▶ _EXERCISE INSTRUCTIONS_
Working from the listing below, set down every line exactly.

▶ _EXCERPTED DATA_

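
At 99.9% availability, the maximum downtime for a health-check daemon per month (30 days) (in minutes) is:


Formula: allowed downtime = period * (100 - SLA) / 100
Period (month (30 days)) = 43200 minutes
Unavailability fraction = (100 - 99.9) / 100
Allowed downtime = 43200 * (100 - 99.9) / 100
Allowed downtime = 43.2 minutes

43.2 minutes


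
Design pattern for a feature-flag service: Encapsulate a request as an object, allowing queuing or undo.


This matches the Command pattern

Command


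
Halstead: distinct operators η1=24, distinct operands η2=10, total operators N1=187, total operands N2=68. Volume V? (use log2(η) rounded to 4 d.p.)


Formula: V = N * log2(η), where N = N1 + N2 and η = η1 + η2
η = 24 + 10 = 34
N = 187 + 68 = 255
log2(34) ≈ 5.0875
V = 255 * 5.0875 = 1297.31

1297.31


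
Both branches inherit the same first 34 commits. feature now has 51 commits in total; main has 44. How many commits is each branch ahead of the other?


Common ancestor: commit #34
feature commits after divergence: 51 - 34 = 17
main commits after divergence: 44 - 34 = 10
feature is 17 commits ahead of main
main is 10 commits ahead of feature

feature ahead: 17, main ahead: 10


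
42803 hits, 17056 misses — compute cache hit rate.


Formula: hit rate = hits / (hits + misses) * 100
hit rate = 42803 / (42803 + 17056) * 100
hit rate = 42803 / 59859 * 100
hit rate = 71.51%

71.51%


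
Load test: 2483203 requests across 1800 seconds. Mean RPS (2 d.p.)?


Formula: throughput = requests / seconds
throughput = 2483203 / 1800
throughput = 1379.56 requests/second

1379.56 requests/second


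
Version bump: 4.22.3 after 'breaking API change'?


Current: 4.22.3
Change category: 'breaking API change' → major bump
SemVer rule: major bump → increment MAJOR, reset MINOR and PATCH to 0
New: 5.0.0

5.0.0


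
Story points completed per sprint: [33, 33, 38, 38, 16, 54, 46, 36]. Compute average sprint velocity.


Formula: Avg velocity = Total points / Number of sprints
Points: [33, 33, 38, 38, 16, 54, 46, 36]
Sum = 33 + 33 + 38 + 38 + 16 + 54 + 46 + 36 = 294
Avg velocity = 294 / 8 = 36.75 points/sprint

36.75 points/sprint


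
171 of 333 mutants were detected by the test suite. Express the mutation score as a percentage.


Mutation score = killed / total * 100
Mutation score = 171 / 333 * 100
Mutation score = 51.35%

51.35%


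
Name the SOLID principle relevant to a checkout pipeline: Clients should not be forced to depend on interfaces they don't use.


This describes the Interface Segregation Principle (ISP)

Interface Segregation Principle (ISP)


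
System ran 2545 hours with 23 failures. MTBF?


Formula: MTBF = Total operating time / Number of failures
MTBF = 2545 / 23
MTBF = 110.65 hours

110.65 hours


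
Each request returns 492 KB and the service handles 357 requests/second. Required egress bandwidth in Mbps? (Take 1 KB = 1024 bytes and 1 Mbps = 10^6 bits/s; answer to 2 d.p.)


Formula: Mbps = payload_bytes * RPS * 8 / 1e6
Payload per request = 492 KB = 492 * 1024 = 503808 bytes
Total bytes/sec = 503808 * 357 = 179859456
Total bits/sec = 179859456 * 8 = 1438875648
Mbps = 1438875648 / 1e6 = 1438.88

1438.88 Mbps


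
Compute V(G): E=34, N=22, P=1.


Formula: V(G) = E - N + 2P
V(G) = 34 - 22 + 2*1
V(G) = 12 + 2
V(G) = 14

14


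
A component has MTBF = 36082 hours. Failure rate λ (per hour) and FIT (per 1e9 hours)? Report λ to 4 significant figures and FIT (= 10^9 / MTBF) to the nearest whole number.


Formula: λ = 1 / MTBF; FIT = λ × 1e9 = 1e9 / MTBF
λ = 1 / 36082 ≈ 2.771e-05 failures/hour
FIT = 1e9 / 36082 ≈ 27715 failures per 1e9 hours (nearest whole number)

λ = 2.771e-05 /h, FIT = 27715


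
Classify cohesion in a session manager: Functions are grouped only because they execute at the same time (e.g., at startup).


Reasoning: Related by timing only
Type: Temporal cohesion

Temporal cohesion


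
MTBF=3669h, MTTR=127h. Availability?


Availability = MTBF / (MTBF + MTTR)
Availability = 3669 / (3669 + 127)
Availability = 3669 / 3796
Availability = 96.6544%

96.6544%


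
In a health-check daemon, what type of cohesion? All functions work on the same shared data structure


Reasoning: Functions share data
Type: Communicational cohesion

Communicational cohesion


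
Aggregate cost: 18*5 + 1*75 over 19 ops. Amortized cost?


Formula: Amortized cost = Total cost / Operations
Total cost = (18 * 5) + (1 * 75)
Total cost = 90 + 75 = 165
Amortized = 165 / 19 = 8.6842

8.6842


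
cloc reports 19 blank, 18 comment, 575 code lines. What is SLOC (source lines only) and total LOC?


Total LOC = blank + comment + code
Total LOC = 19 + 18 + 575 = 612
SLOC (source only) = code = 575

Total LOC: 612, SLOC: 575


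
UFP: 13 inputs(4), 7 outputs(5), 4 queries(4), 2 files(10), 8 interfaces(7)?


UFP = EI*4 + EO*5 + EQ*4 + ILF*10 + EIF*7
UFP = 13*4 + 7*5 + 4*4 + 2*10 + 8*7
UFP = 52 + 35 + 16 + 20 + 56
UFP = 179

179


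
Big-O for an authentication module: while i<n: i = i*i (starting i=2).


Reasoning: squaring drives double-exponential growth; iterations ~ log log n
Complexity: O(log log n)

O(log log n)


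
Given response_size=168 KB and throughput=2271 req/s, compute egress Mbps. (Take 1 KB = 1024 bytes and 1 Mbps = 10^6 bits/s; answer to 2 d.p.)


Formula: Mbps = payload_bytes * RPS * 8 / 1e6
Payload per request = 168 KB = 168 * 1024 = 172032 bytes
Total bytes/sec = 172032 * 2271 = 390684672
Total bits/sec = 390684672 * 8 = 3125477376
Mbps = 3125477376 / 1e6 = 3125.48

3125.48 Mbps


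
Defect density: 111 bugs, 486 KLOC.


Defect density = defects / KLOC
Defect density = 111 / 486
Defect density = 0.228 defects/KLOC

0.228 defects/KLOC


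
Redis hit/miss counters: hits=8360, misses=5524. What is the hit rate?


Formula: hit rate = hits / (hits + misses) * 100
hit rate = 8360 / (8360 + 5524) * 100
hit rate = 8360 / 13884 * 100
hit rate = 60.21%

60.21%


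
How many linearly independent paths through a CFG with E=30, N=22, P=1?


Formula: V(G) = E - N + 2P
V(G) = 30 - 22 + 2*1
V(G) = 8 + 2
V(G) = 10

10


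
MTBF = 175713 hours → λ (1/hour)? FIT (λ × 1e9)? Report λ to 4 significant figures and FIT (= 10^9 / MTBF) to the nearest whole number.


Formula: λ = 1 / MTBF; FIT = λ × 1e9 = 1e9 / MTBF
λ = 1 / 175713 ≈ 5.691e-06 failures/hour
FIT = 1e9 / 175713 ≈ 5691 failures per 1e9 hours (nearest whole number)

λ = 5.691e-06 /h, FIT = 5691


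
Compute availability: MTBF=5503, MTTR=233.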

▶ _RESULT OF THIS TASK_
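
At 99.9% availability, the maximum downtime for a health-check daemon per month (30 days) (in minutes) is:


Formula: allowed downtime = period * (100 - SLA) / 100
Period (month (30 days)) = 43200 minutes
Unavailability fraction = (100 - 99.9) / 100
Allowed downtime = 43200 * (100 - 99.9) / 100
Allowed downtime = 43.2 minutes

43.2 minutes


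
Design pattern for a feature-flag service: Encapsulate a request as an object, allowing queuing or undo.


This matches the Command pattern

Command


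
Halstead: distinct operators η1=24, distinct operands η2=10, total operators N1=187, total operands N2=68. Volume V? (use log2(η) rounded to 4 d.p.)


Formula: V = N * log2(η), where N = N1 + N2 and η = η1 + η2
η = 24 + 10 = 34
N = 187 + 68 = 255
log2(34) ≈ 5.0875
V = 255 * 5.0875 = 1297.31

1297.31


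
Both branches inherit the same first 34 commits. feature now has 51 commits in total; main has 44. How many commits is each branch ahead of the other?


Common ancestor: commit #34
feature commits after divergence: 51 - 34 = 17
main commits after divergence: 44 - 34 = 10
feature is 17 commits ahead of main
main is 10 commits ahead of feature

feature ahead: 17, main ahead: 10


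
42803 hits, 17056 misses — compute cache hit rate.


Formula: hit rate = hits / (hits + misses) * 100
hit rate = 42803 / (42803 + 17056) * 100
hit rate = 42803 / 59859 * 100
hit rate = 71.51%

71.51%


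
Load test: 2483203 requests across 1800 seconds. Mean RPS (2 d.p.)?


Formula: throughput = requests / seconds
throughput = 2483203 / 1800
throughput = 1379.56 requests/second

1379.56 requests/second


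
Version bump: 4.22.3 after 'breaking API change'?


Current: 4.22.3
Change category: 'breaking API change' → major bump
SemVer rule: major bump → increment MAJOR, reset MINOR and PATCH to 0
New: 5.0.0

5.0.0


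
Story points completed per sprint: [33, 33, 38, 38, 16, 54, 46, 36]. Compute average sprint velocity.


Formula: Avg velocity = Total points / Number of sprints
Points: [33, 33, 38, 38, 16, 54, 46, 36]
Sum = 33 + 33 + 38 + 38 + 16 + 54 + 46 + 36 = 294
Avg velocity = 294 / 8 = 36.75 points/sprint

36.75 points/sprint


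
171 of 333 mutants were detected by the test suite. Express the mutation score as a percentage.


Mutation score = killed / total * 100
Mutation score = 171 / 333 * 100
Mutation score = 51.35%

51.35%


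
Name the SOLID principle relevant to a checkout pipeline: Clients should not be forced to depend on interfaces they don't use.


This describes the Interface Segregation Principle (ISP)

Interface Segregation Principle (ISP)


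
System ran 2545 hours with 23 failures. MTBF?


Formula: MTBF = Total operating time / Number of failures
MTBF = 2545 / 23
MTBF = 110.65 hours

110.65 hours


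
Each request returns 492 KB and the service handles 357 requests/second. Required egress bandwidth in Mbps? (Take 1 KB = 1024 bytes and 1 Mbps = 10^6 bits/s; answer to 2 d.p.)


Formula: Mbps = payload_bytes * RPS * 8 / 1e6
Payload per request = 492 KB = 492 * 1024 = 503808 bytes
Total bytes/sec = 503808 * 357 = 179859456
Total bits/sec = 179859456 * 8 = 1438875648
Mbps = 1438875648 / 1e6 = 1438.88

1438.88 Mbps


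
Compute V(G): E=34, N=22, P=1.


Formula: V(G) = E - N + 2P
V(G) = 34 - 22 + 2*1
V(G) = 12 + 2
V(G) = 14

14


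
A component has MTBF = 36082 hours. Failure rate λ (per hour) and FIT (per 1e9 hours)? Report λ to 4 significant figures and FIT (= 10^9 / MTBF) to the nearest whole number.


Formula: λ = 1 / MTBF; FIT = λ × 1e9 = 1e9 / MTBF
λ = 1 / 36082 ≈ 2.771e-05 failures/hour
FIT = 1e9 / 36082 ≈ 27715 failures per 1e9 hours (nearest whole number)

λ = 2.771e-05 /h, FIT = 27715


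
Classify cohesion in a session manager: Functions are grouped only because they execute at the same time (e.g., at startup).


Reasoning: Related by timing only
Type: Temporal cohesion

Temporal cohesion


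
MTBF=3669h, MTTR=127h. Availability?


Availability = MTBF / (MTBF + MTTR)
Availability = 3669 / (3669 + 127)
Availability = 3669 / 3796
Availability = 96.6544%

96.6544%


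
In a health-check daemon, what type of cohesion? All functions work on the same shared data structure


Reasoning: Functions share data
Type: Communicational cohesion

Communicational cohesion


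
Aggregate cost: 18*5 + 1*75 over 19 ops. Amortized cost?


Formula: Amortized cost = Total cost / Operations
Total cost = (18 * 5) + (1 * 75)
Total cost = 90 + 75 = 165
Amortized = 165 / 19 = 8.6842

8.6842


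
cloc reports 19 blank, 18 comment, 575 code lines. What is SLOC (source lines only) and total LOC?


Total LOC = blank + comment + code
Total LOC = 19 + 18 + 575 = 612
SLOC (source only) = code = 575

Total LOC: 612, SLOC: 575


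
UFP: 13 inputs(4), 7 outputs(5), 4 queries(4), 2 files(10), 8 interfaces(7)?


UFP = EI*4 + EO*5 + EQ*4 + ILF*10 + EIF*7
UFP = 13*4 + 7*5 + 4*4 + 2*10 + 8*7
UFP = 52 + 35 + 16 + 20 + 56
UFP = 179

179


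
Big-O for an authentication module: while i<n: i = i*i (starting i=2).


Reasoning: squaring drives double-exponential growth; iterations ~ log log n
Complexity: O(log log n)

O(log log n)


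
Given response_size=168 KB and throughput=2271 req/s, compute egress Mbps. (Take 1 KB = 1024 bytes and 1 Mbps = 10^6 bits/s; answer to 2 d.p.)


Formula: Mbps = payload_bytes * RPS * 8 / 1e6
Payload per request = 168 KB = 168 * 1024 = 172032 bytes
Total bytes/sec = 172032 * 2271 = 390684672
Total bits/sec = 390684672 * 8 = 3125477376
Mbps = 3125477376 / 1e6 = 3125.48

3125.48 Mbps


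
Defect density: 111 bugs, 486 KLOC.


Defect density = defects / KLOC
Defect density = 111 / 486
Defect density = 0.228 defects/KLOC

0.228 defects/KLOC


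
Redis hit/miss counters: hits=8360, misses=5524. What is the hit rate?


Formula: hit rate = hits / (hits + misses) * 100
hit rate = 8360 / (8360 + 5524) * 100
hit rate = 8360 / 13884 * 100
hit rate = 60.21%

60.21%


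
How many linearly independent paths through a CFG with E=30, N=22, P=1?


Formula: V(G) = E - N + 2P
V(G) = 30 - 22 + 2*1
V(G) = 8 + 2
V(G) = 10

10


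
MTBF = 175713 hours → λ (1/hour)? FIT (λ × 1e9)? Report λ to 4 significant figures and FIT (= 10^9 / MTBF) to the nearest whole number.


Formula: λ = 1 / MTBF; FIT = λ × 1e9 = 1e9 / MTBF
λ = 1 / 175713 ≈ 5.691e-06 failures/hour
FIT = 1e9 / 175713 ≈ 5691 failures per 1e9 hours (nearest whole number)

λ = 5.691e-06 /h, FIT = 5691


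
Compute availability: MTBF=5503, MTTR=233.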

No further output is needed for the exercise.